**Working data:**
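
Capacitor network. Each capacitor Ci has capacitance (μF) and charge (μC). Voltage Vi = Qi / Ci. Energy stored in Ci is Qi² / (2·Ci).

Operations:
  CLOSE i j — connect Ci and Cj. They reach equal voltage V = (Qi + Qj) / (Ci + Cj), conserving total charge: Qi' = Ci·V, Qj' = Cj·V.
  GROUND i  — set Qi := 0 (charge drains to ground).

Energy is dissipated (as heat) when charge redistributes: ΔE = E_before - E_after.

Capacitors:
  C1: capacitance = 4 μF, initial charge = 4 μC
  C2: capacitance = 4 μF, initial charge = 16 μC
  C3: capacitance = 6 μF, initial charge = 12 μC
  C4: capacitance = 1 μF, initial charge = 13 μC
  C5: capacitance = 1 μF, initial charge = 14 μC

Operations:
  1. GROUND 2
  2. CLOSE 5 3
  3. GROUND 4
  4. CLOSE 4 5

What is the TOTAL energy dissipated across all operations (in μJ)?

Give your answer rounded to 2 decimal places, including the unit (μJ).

Initial: C1(4μF, Q=4μC, V=1.00V), C2(4μF, Q=16μC, V=4.00V), C3(6μF, Q=12μC, V=2.00V), C4(1μF, Q=13μC, V=13.00V), C5(1μF, Q=14μC, V=14.00V)
Op 1: GROUND 2: Q2=0; energy lost=32.000
Op 2: CLOSE 5-3: Q_total=26.00, C_total=7.00, V=3.71; Q5=3.71, Q3=22.29; dissipated=61.714
Op 3: GROUND 4: Q4=0; energy lost=84.500
Op 4: CLOSE 4-5: Q_total=3.71, C_total=2.00, V=1.86; Q4=1.86, Q5=1.86; dissipated=3.449
Total dissipated: 181.663 μJ

Answer: 181.66 μJ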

**Work to be completed:**
Give back the lines of the listing from the one with "3. GROUND 4" through the end, both included, exactly as written and with nothing added.

**Task solution:**
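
  3. GROUND 4
  4. CLOSE 4 5

What is the TOTAL energy dissipated across all operations (in μJ)?

Give your answer rounded to 2 decimal places, including the unit (μJ).

Initial: C1(4μF, Q=4μC, V=1.00V), C2(4μF, Q=16μC, V=4.00V), C3(6μF, Q=12μC, V=2.00V), C4(1μF, Q=13μC, V=13.00V), C5(1μF, Q=14μC, V=14.00V)
Op 1: GROUND 2: Q2=0; energy lost=32.000
Op 2: CLOSE 5-3: Q_total=26.00, C_total=7.00, V=3.71; Q5=3.71, Q3=22.29; dissipated=61.714
Op 3: GROUND 4: Q4=0; energy lost=84.500
Op 4: CLOSE 4-5: Q_total=3.71, C_total=2.00, V=1.86; Q4=1.86, Q5=1.86; dissipated=3.449
Total dissipated: 181.663 μJ

Answer: 181.66 μJ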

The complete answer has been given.